## Brief
Every entry below is to be retyped exactly as it stands.

Dataset excerpts:
◆ ◆ ◆ ◆ ◆
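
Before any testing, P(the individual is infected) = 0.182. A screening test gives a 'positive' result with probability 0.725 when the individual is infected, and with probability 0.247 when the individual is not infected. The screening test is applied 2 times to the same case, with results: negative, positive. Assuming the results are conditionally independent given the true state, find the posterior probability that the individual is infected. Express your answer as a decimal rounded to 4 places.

Posterior P(H) ≈ 0.1926

Let H be the event that the individual is infected; start with P(H) = 0.182. P('positive'|H) = 0.725, P('positive'|¬H) = 0.247.
Update on result 1 ('negative'): P(H) ← 0.275·0.1820 / (0.275·0.1820 + 0.753·0.8180) = 0.050050/0.66600 = 0.0751.
Update on result 2 ('positive'): P(H) ← 0.725·0.0751 / (0.725·0.0751 + 0.247·0.9249) = 0.054484/0.28292 = 0.1926.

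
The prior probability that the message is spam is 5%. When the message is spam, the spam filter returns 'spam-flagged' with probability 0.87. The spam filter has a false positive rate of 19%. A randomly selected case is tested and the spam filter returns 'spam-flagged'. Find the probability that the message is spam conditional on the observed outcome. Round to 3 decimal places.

P(H | E) ≈ 0.194

Let H be the event that the message is spam. P(H) = 0.05, so P(¬H) = 0.95. With E the 'spam-flagged' result, P(E|H) = 0.87 and P(E|¬H) = 0.19.
P(E) = 0.87·0.05 + 0.19·0.95 = 0.043500 + 0.18050 = 0.22400.
By Bayes' theorem, P(H|E) = 0.043500 / 0.22400 = 0.194.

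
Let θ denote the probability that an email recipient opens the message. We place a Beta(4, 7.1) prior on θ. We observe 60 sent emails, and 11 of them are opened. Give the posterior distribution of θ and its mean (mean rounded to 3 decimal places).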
◆ ◆ ◆ ◆ ◆
## Written solution
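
Before any testing, P(the individual is infected) = 0.182. A screening test gives a 'positive' result with probability 0.725 when the individual is infected, and with probability 0.247 when the individual is not infected. The screening test is applied 2 times to the same case, with results: negative, positive. Assuming the results are conditionally independent given the true state, find the posterior probability that the individual is infected. Express your answer as a decimal rounded to 4 places.

Posterior P(H) ≈ 0.1926

Let H be the event that the individual is infected; start with P(H) = 0.182. P('positive'|H) = 0.725, P('positive'|¬H) = 0.247.
Update on result 1 ('negative'): P(H) ← 0.275·0.1820 / (0.275·0.1820 + 0.753·0.8180) = 0.050050/0.66600 = 0.0751.
Update on result 2 ('positive'): P(H) ← 0.725·0.0751 / (0.725·0.0751 + 0.247·0.9249) = 0.054484/0.28292 = 0.1926.

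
The prior probability that the message is spam is 5%. When the message is spam, the spam filter returns 'spam-flagged' with probability 0.87. The spam filter has a false positive rate of 19%. A randomly selected case is tested and the spam filter returns 'spam-flagged'. Find the probability that the message is spam conditional on the observed outcome. Round to 3 decimal places.

P(H | E) ≈ 0.194

Let H be the event that the message is spam. P(H) = 0.05, so P(¬H) = 0.95. With E the 'spam-flagged' result, P(E|H) = 0.87 and P(E|¬H) = 0.19.
P(E) = 0.87·0.05 + 0.19·0.95 = 0.043500 + 0.18050 = 0.22400.
By Bayes' theorem, P(H|E) = 0.043500 / 0.22400 = 0.194.

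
Let θ denote the probability that an email recipient opens the message. We place a Beta(4, 7.1) prior on θ. We observe 60 sent emails, and 11 of them are opened. Give the posterior distribution of θ and its mean (mean rounded to 3 decimal places).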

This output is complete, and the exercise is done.